Given information Start Marker
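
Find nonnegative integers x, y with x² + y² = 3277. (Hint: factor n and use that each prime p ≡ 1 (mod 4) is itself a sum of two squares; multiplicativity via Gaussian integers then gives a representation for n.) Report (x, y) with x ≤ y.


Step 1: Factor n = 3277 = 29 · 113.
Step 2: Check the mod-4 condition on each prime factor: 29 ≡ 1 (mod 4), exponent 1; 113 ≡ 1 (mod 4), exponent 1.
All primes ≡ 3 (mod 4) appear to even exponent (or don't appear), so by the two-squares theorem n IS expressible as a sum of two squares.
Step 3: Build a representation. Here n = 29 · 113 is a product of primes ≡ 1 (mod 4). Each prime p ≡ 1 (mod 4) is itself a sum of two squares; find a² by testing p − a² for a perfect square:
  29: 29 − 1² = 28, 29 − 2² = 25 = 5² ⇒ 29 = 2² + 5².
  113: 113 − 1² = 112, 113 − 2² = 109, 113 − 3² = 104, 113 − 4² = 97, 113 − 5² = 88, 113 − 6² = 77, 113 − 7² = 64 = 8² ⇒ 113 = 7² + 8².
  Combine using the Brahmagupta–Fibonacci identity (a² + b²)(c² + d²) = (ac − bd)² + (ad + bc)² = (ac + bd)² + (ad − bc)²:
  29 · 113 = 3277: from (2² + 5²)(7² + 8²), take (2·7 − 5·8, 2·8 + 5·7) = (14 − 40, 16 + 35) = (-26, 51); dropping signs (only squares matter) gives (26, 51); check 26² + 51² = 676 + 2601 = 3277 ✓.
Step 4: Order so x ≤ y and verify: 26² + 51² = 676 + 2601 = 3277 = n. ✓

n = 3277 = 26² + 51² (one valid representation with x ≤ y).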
Given information End Marker
Given information Start Marker
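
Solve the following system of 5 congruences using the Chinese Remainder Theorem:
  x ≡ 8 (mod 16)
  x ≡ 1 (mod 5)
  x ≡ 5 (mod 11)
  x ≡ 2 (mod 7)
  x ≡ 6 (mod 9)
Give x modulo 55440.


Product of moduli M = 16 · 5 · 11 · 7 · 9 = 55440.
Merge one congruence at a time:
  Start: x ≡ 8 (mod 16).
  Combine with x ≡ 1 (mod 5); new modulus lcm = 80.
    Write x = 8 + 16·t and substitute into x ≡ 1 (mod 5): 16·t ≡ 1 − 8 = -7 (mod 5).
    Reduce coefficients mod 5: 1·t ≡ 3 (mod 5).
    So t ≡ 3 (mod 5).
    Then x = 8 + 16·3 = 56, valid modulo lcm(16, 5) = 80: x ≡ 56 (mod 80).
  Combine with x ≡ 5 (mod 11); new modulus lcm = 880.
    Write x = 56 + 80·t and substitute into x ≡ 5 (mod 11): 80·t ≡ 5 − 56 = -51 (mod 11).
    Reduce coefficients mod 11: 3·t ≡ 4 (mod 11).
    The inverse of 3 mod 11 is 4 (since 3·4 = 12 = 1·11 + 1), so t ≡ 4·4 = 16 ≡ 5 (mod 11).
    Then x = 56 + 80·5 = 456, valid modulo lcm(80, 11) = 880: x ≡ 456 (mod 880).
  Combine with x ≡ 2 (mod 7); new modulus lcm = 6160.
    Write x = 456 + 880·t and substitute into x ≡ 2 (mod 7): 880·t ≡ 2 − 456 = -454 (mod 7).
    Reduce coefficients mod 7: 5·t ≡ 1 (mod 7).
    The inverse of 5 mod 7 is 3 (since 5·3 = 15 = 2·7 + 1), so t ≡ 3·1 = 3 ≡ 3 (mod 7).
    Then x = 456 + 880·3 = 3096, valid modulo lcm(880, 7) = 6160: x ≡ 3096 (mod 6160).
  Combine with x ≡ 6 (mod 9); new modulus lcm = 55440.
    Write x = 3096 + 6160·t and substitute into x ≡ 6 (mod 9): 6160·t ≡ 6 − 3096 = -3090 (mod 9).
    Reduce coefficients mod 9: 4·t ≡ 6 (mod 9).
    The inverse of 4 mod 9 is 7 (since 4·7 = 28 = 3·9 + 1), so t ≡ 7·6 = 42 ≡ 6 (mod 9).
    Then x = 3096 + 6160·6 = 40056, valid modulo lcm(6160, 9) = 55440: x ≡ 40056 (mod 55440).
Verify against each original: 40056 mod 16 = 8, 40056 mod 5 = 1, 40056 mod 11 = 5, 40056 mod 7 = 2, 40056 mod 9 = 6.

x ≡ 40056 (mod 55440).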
Given information End Marker
Given information Start Marker
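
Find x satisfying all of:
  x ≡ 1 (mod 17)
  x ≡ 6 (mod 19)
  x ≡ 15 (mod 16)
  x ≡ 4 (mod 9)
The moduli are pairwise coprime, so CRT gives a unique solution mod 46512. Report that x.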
Given information End Marker
Problem statement: In the listing above, start at the line with "x ≡ 4 (mod 9)", go on through the line with "The moduli are", and copy each of those lines exactly; leave out all the rest.

Result of this task:
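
  x ≡ 4 (mod 9)
The moduli are pairwise coprime, so CRT gives a unique solution mod 46512. Report that x.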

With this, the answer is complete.